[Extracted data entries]
************
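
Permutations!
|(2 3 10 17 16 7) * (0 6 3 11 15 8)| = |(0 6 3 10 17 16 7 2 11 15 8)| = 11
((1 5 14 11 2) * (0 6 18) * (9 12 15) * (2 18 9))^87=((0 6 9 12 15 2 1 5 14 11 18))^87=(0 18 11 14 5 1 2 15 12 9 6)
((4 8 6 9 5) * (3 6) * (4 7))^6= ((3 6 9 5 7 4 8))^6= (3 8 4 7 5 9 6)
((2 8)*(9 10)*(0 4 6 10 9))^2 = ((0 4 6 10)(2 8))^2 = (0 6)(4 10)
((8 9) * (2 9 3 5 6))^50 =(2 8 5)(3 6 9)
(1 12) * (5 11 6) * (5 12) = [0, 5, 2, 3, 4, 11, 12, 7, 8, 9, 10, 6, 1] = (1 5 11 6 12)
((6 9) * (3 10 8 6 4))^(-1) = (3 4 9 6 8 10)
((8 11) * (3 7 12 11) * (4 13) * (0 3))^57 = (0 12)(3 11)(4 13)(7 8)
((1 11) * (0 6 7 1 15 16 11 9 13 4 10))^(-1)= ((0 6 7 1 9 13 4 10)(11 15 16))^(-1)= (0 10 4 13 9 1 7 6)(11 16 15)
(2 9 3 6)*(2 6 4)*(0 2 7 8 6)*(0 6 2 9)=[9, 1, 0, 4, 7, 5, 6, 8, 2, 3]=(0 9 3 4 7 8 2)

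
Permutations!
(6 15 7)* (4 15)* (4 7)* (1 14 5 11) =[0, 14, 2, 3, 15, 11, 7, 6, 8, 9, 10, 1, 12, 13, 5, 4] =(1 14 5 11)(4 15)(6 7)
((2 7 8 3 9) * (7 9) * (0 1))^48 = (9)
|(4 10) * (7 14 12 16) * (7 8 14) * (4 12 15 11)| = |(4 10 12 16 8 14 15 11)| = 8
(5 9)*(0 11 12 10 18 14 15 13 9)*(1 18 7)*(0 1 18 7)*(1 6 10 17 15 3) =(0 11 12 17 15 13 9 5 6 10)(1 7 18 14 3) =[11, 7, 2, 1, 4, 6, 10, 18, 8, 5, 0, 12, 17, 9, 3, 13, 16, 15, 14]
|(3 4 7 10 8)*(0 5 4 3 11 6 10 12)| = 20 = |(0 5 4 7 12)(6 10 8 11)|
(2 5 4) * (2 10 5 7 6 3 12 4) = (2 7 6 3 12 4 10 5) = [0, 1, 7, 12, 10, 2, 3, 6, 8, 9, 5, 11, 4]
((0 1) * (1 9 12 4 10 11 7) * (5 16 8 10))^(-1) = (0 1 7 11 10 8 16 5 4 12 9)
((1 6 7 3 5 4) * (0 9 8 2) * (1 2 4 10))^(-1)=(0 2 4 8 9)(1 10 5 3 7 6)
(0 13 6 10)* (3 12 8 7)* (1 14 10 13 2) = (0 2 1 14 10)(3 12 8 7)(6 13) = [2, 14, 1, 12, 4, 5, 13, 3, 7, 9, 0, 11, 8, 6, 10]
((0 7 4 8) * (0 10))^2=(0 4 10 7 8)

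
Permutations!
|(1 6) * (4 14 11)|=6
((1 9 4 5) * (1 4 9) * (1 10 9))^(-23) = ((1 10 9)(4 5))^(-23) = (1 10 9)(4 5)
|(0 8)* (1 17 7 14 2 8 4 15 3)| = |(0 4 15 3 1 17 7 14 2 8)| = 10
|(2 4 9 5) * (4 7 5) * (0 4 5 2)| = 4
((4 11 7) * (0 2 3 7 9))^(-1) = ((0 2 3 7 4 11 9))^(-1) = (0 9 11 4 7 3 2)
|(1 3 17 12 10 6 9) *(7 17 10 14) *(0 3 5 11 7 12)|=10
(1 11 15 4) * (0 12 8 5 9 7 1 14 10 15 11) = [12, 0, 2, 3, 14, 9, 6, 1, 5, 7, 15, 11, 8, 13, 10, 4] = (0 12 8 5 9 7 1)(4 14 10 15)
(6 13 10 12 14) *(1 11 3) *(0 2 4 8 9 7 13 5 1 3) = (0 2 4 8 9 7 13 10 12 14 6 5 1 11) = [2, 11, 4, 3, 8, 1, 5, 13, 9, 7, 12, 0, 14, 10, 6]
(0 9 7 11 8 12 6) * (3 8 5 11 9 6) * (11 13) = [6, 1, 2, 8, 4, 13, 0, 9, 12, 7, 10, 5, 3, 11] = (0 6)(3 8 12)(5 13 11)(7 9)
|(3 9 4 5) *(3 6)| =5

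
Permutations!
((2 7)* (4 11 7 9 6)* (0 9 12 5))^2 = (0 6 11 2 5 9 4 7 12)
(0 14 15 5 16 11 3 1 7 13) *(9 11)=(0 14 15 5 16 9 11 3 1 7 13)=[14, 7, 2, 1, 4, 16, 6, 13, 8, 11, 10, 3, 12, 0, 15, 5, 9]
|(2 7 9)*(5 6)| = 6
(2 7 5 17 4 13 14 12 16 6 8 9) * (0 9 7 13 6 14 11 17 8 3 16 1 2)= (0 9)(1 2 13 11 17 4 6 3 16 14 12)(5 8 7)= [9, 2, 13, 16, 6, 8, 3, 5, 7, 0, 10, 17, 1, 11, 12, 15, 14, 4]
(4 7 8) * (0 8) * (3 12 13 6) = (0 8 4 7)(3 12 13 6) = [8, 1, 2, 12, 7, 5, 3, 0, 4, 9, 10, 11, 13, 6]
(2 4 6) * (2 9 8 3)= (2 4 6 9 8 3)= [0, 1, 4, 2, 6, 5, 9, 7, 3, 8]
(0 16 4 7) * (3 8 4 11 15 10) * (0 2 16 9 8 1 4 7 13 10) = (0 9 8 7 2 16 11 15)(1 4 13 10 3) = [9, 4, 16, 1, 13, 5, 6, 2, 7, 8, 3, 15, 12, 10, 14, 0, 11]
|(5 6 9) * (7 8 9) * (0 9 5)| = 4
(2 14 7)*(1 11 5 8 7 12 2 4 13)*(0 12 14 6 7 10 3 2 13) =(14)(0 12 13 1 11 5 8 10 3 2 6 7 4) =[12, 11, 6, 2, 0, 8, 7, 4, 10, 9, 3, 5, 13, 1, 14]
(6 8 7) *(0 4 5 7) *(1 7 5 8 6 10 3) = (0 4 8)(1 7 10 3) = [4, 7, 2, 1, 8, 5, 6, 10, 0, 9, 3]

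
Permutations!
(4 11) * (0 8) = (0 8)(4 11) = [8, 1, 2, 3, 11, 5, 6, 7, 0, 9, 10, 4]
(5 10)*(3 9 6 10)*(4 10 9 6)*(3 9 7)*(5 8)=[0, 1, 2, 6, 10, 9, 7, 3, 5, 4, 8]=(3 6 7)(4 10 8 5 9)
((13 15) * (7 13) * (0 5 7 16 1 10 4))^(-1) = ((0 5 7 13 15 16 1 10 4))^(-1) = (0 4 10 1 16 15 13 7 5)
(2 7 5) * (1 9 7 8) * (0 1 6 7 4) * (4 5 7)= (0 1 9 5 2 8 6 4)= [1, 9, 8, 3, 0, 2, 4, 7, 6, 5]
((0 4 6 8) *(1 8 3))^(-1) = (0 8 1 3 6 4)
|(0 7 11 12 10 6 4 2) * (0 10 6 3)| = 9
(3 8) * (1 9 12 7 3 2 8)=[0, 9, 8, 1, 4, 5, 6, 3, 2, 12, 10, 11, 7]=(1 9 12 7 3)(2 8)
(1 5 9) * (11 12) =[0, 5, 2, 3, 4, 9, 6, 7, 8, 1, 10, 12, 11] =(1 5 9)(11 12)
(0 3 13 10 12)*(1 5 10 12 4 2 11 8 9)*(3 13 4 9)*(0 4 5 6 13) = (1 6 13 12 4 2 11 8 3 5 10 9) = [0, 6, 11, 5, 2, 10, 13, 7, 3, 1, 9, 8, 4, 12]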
************
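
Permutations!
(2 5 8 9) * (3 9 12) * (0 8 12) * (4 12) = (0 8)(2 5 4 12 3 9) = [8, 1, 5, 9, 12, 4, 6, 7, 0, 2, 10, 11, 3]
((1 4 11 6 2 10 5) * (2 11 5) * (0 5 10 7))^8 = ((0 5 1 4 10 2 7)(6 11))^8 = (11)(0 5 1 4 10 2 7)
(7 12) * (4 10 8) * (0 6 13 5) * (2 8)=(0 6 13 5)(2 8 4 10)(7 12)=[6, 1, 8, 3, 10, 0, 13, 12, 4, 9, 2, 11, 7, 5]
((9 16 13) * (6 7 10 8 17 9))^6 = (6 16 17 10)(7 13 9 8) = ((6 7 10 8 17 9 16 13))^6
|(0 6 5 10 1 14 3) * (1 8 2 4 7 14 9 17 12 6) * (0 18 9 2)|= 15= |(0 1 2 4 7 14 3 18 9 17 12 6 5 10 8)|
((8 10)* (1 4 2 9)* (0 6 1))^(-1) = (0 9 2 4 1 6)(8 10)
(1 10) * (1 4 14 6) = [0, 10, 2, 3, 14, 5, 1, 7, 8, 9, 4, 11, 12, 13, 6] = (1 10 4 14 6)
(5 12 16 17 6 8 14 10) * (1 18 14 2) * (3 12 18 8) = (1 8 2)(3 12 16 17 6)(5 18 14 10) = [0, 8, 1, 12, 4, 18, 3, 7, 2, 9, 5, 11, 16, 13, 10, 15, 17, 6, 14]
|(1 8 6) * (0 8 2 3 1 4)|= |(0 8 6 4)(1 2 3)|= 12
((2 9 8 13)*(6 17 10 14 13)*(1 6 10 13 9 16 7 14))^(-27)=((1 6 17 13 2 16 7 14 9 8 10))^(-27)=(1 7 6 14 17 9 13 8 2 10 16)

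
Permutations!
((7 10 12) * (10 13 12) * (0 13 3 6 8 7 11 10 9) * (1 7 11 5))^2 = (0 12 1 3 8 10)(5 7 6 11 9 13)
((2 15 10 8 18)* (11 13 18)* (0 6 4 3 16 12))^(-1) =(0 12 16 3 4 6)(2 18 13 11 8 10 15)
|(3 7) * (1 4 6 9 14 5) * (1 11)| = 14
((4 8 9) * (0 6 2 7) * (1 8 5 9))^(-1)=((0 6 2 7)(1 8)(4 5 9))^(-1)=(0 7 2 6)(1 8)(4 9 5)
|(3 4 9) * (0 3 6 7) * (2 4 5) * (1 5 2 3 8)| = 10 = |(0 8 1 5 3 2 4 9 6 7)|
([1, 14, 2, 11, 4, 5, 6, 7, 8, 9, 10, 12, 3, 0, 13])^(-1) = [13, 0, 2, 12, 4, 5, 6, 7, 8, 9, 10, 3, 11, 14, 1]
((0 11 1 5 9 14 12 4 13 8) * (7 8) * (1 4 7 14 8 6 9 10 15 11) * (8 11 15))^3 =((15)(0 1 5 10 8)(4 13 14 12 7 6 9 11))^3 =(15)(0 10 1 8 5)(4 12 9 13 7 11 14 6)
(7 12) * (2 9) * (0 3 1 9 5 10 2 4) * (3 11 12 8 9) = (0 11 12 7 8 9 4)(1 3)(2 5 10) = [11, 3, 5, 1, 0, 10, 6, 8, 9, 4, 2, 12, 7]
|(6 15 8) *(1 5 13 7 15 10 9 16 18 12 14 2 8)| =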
************
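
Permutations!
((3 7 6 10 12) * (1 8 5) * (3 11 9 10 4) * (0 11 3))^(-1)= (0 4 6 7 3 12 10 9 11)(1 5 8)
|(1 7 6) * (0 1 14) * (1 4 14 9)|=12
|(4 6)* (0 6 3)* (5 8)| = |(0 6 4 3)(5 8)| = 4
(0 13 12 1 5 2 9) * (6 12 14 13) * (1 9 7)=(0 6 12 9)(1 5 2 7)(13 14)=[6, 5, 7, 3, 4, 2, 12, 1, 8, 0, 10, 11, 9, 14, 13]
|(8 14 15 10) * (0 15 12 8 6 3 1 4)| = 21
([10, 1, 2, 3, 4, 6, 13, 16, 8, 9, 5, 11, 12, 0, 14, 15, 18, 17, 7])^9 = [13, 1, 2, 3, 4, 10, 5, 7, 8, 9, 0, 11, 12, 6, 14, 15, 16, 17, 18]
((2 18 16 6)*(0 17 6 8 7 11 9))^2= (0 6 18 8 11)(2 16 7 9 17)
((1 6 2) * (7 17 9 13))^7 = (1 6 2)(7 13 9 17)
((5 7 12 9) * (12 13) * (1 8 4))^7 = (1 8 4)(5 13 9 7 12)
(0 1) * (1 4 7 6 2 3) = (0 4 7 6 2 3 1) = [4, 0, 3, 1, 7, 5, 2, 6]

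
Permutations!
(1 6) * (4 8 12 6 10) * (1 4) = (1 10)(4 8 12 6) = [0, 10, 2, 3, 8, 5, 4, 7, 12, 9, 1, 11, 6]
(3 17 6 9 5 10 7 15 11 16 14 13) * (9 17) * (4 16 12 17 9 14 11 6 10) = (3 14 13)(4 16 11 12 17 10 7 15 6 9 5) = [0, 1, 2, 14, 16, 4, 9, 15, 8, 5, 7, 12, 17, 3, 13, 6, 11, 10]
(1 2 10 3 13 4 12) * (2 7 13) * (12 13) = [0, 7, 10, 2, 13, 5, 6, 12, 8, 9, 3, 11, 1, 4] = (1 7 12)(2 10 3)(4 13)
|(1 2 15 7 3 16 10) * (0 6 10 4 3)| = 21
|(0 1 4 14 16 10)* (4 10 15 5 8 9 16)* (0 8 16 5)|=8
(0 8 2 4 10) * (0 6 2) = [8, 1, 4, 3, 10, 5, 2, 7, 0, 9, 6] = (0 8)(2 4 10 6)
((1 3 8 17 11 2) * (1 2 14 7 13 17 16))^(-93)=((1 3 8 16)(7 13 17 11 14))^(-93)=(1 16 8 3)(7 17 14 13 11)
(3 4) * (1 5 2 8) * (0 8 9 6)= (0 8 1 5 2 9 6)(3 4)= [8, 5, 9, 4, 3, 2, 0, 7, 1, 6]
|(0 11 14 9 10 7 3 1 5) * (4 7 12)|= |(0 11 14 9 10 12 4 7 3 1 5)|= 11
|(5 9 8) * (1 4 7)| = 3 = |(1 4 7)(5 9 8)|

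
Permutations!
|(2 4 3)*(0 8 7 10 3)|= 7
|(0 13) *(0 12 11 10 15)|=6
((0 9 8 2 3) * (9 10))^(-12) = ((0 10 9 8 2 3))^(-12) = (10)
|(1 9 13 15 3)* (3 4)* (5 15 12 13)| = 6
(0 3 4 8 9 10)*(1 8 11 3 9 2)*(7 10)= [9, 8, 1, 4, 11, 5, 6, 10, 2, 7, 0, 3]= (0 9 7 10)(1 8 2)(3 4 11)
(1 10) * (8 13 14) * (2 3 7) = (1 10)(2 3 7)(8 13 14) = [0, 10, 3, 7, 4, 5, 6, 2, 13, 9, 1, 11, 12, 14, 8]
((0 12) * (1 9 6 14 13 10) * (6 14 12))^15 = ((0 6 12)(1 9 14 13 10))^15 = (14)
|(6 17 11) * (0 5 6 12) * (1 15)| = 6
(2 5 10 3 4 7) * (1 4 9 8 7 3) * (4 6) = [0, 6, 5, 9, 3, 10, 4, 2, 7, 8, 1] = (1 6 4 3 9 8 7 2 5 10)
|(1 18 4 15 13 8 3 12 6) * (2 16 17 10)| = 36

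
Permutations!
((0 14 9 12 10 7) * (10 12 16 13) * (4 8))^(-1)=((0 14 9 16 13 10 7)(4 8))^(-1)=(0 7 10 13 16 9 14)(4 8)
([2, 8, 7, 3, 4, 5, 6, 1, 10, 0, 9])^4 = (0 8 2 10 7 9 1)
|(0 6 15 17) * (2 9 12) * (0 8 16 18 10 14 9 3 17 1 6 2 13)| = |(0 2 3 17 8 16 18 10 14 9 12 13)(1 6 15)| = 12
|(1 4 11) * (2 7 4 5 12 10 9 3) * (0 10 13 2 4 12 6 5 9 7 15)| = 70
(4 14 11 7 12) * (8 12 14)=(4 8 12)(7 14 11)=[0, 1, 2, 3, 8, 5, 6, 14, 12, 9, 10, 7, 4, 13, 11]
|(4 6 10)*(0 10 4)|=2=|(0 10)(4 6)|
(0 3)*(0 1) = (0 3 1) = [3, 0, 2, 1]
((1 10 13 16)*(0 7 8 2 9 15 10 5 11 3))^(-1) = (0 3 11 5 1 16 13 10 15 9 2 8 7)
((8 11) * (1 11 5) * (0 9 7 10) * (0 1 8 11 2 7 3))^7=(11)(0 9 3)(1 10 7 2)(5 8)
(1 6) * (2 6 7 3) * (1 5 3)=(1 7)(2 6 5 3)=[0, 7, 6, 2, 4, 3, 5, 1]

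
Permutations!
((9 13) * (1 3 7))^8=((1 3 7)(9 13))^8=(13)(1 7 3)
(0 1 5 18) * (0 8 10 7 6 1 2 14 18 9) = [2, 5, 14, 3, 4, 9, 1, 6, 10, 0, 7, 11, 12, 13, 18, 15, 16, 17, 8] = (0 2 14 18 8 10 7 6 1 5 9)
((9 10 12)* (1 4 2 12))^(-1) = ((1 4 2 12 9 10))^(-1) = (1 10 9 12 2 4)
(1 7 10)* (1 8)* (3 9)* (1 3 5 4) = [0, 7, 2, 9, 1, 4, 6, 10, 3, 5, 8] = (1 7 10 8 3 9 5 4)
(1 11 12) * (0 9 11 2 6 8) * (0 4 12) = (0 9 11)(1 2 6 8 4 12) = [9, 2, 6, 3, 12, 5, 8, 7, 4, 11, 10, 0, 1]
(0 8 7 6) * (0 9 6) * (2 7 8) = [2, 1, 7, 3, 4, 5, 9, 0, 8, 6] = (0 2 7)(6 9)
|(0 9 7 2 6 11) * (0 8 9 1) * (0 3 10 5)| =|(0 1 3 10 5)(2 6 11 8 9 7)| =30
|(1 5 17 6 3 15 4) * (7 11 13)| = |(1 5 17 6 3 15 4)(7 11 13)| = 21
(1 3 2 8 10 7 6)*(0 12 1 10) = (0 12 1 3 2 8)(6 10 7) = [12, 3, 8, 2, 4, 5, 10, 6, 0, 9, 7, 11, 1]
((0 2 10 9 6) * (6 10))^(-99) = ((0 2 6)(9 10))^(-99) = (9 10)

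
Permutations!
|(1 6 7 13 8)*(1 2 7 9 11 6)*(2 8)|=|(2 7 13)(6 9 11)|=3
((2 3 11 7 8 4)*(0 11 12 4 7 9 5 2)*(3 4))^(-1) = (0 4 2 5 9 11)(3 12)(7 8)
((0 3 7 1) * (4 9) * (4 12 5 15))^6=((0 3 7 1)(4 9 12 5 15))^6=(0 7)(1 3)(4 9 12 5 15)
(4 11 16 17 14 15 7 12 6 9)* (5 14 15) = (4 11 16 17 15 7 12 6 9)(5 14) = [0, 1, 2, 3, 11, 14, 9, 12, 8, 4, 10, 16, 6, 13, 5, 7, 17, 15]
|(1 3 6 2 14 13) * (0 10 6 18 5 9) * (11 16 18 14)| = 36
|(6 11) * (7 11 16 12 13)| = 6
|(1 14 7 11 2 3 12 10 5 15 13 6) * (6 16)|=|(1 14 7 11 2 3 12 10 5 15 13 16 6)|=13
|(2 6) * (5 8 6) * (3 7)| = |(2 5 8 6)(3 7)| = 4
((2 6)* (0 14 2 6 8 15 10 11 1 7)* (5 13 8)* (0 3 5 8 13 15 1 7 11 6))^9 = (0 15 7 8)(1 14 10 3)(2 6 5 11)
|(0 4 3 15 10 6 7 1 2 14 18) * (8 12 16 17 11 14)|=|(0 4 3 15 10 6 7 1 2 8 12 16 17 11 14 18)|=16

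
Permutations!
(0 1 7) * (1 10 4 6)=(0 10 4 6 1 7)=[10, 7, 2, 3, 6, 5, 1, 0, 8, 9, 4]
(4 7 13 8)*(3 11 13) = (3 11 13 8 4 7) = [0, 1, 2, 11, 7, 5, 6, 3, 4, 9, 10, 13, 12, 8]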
************
*WHAT THE TASK REQUIRES*. Only the lines above starting at the line that holds "(3 17 6 9 5" and ending at the line that holds "(0 3)*(0 1) = (0 3 1) = [3, 0, 2, 1]" are to be repeated, exactly and in full.

*RESPONSE AREA*.
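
(3 17 6 9 5 10 7 15 11 16 14 13) * (9 17) * (4 16 12 17 9 14 11 6 10) = (3 14 13)(4 16 11 12 17 10 7 15 6 9 5) = [0, 1, 2, 14, 16, 4, 9, 15, 8, 5, 7, 12, 17, 3, 13, 6, 11, 10]
(1 2 10 3 13 4 12) * (2 7 13) * (12 13) = [0, 7, 10, 2, 13, 5, 6, 12, 8, 9, 3, 11, 1, 4] = (1 7 12)(2 10 3)(4 13)
|(1 2 15 7 3 16 10) * (0 6 10 4 3)| = 21
|(0 1 4 14 16 10)* (4 10 15 5 8 9 16)* (0 8 16 5)|=8
(0 8 2 4 10) * (0 6 2) = [8, 1, 4, 3, 10, 5, 2, 7, 0, 9, 6] = (0 8)(2 4 10 6)
((1 3 8 17 11 2) * (1 2 14 7 13 17 16))^(-93)=((1 3 8 16)(7 13 17 11 14))^(-93)=(1 16 8 3)(7 17 14 13 11)
(3 4) * (1 5 2 8) * (0 8 9 6)= (0 8 1 5 2 9 6)(3 4)= [8, 5, 9, 4, 3, 2, 0, 7, 1, 6]
|(0 11 14 9 10 7 3 1 5) * (4 7 12)|= |(0 11 14 9 10 12 4 7 3 1 5)|= 11
|(5 9 8) * (1 4 7)| = 3 = |(1 4 7)(5 9 8)|

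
Permutations!
|(2 4 3)*(0 8 7 10 3)|= 7
|(0 13) *(0 12 11 10 15)|=6
((0 9 8 2 3) * (9 10))^(-12) = ((0 10 9 8 2 3))^(-12) = (10)
|(1 9 13 15 3)* (3 4)* (5 15 12 13)| = 6
(0 3 4 8 9 10)*(1 8 11 3 9 2)*(7 10)= [9, 8, 1, 4, 11, 5, 6, 10, 2, 7, 0, 3]= (0 9 7 10)(1 8 2)(3 4 11)
(1 10) * (8 13 14) * (2 3 7) = (1 10)(2 3 7)(8 13 14) = [0, 10, 3, 7, 4, 5, 6, 2, 13, 9, 1, 11, 12, 14, 8]
((0 12) * (1 9 6 14 13 10) * (6 14 12))^15 = ((0 6 12)(1 9 14 13 10))^15 = (14)
|(6 17 11) * (0 5 6 12) * (1 15)| = 6
(2 5 10 3 4 7) * (1 4 9 8 7 3) * (4 6) = [0, 6, 5, 9, 3, 10, 4, 2, 7, 8, 1] = (1 6 4 3 9 8 7 2 5 10)
|(1 18 4 15 13 8 3 12 6) * (2 16 17 10)| = 36

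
Permutations!
((0 14 9 12 10 7) * (10 12 16 13) * (4 8))^(-1)=((0 14 9 16 13 10 7)(4 8))^(-1)=(0 7 10 13 16 9 14)(4 8)
([2, 8, 7, 3, 4, 5, 6, 1, 10, 0, 9])^4 = (0 8 2 10 7 9 1)
|(0 6 15 17) * (2 9 12) * (0 8 16 18 10 14 9 3 17 1 6 2 13)| = |(0 2 3 17 8 16 18 10 14 9 12 13)(1 6 15)| = 12
|(1 4 11) * (2 7 4 5 12 10 9 3) * (0 10 13 2 4 12 6 5 9 7 15)| = 70
(4 14 11 7 12) * (8 12 14)=(4 8 12)(7 14 11)=[0, 1, 2, 3, 8, 5, 6, 14, 12, 9, 10, 7, 4, 13, 11]
|(4 6 10)*(0 10 4)|=2=|(0 10)(4 6)|
(0 3)*(0 1) = (0 3 1) = [3, 0, 2, 1]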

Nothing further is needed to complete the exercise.